[Collected data entries]
━━━
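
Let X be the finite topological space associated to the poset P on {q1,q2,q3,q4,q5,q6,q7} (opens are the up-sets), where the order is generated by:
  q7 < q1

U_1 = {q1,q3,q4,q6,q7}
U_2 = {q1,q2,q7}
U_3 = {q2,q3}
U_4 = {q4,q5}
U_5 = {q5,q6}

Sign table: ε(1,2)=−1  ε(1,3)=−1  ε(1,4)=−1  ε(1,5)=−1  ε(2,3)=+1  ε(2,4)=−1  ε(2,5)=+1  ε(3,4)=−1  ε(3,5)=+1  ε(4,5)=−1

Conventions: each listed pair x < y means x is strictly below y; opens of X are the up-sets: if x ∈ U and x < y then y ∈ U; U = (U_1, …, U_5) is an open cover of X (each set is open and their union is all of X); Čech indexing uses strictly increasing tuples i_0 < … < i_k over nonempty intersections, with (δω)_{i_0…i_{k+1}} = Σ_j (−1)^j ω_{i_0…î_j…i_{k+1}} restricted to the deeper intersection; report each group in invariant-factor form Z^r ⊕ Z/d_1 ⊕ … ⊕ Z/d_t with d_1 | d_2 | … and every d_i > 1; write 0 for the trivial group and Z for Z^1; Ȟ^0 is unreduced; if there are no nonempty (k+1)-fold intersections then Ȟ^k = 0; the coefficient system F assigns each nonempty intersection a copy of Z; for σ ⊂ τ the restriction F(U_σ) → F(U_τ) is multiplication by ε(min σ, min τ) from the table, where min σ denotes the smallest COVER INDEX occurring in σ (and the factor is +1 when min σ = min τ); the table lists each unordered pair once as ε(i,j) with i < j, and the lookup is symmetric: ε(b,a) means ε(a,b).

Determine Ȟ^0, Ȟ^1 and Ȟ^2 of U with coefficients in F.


Ȟ^0 = 0, Ȟ^1 = Z ⊕ Z/2, Ȟ^2 = 0

nerve of the cover:
  U12={q1,q7} U13={q3} U14={q4} U15={q6} U23={q2} U45={q5}
C dims 5,6; δ0: rk 5, SNF 1^4·2
Ȟ^0 = (5 − 5) − 0 = 0, so Ȟ^0 ≅ 0
Ȟ^1 = (6 − 0) − 5 = 1 plus torsion [2], so Ȟ^1 ≅ Z ⊕ Z/2
Ȟ^2 = (0 − 0) − 0 = 0, so Ȟ^2 ≅ 0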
━━━
Task brief —
Your task is to gather all lines from the entries above that hold the word "table".

Written answer —
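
Sign table: ε(1,2)=−1  ε(1,3)=−1  ε(1,4)=−1  ε(1,5)=−1  ε(2,3)=+1  ε(2,4)=−1  ε(2,5)=+1  ε(3,4)=−1  ε(3,5)=+1  ε(4,5)=−1
Conventions: each listed pair x < y means x is strictly below y; opens of X are the up-sets: if x ∈ U and x < y then y ∈ U; U = (U_1, …, U_5) is an open cover of X (each set is open and their union is all of X); Čech indexing uses strictly increasing tuples i_0 < … < i_k over nonempty intersections, with (δω)_{i_0…i_{k+1}} = Σ_j (−1)^j ω_{i_0…î_j…i_{k+1}} restricted to the deeper intersection; report each group in invariant-factor form Z^r ⊕ Z/d_1 ⊕ … ⊕ Z/d_t with d_1 | d_2 | … and every d_i > 1; write 0 for the trivial group and Z for Z^1; Ȟ^0 is unreduced; if there are no nonempty (k+1)-fold intersections then Ȟ^k = 0; the coefficient system F assigns each nonempty intersection a copy of Z; for σ ⊂ τ the restriction F(U_σ) → F(U_τ) is multiplication by ε(min σ, min τ) from the table, where min σ denotes the smallest COVER INDEX occurring in σ (and the factor is +1 when min σ = min τ); the table lists each unordered pair once as ε(i,j) with i < j, and the lookup is symmetric: ε(b,a) means ε(a,b).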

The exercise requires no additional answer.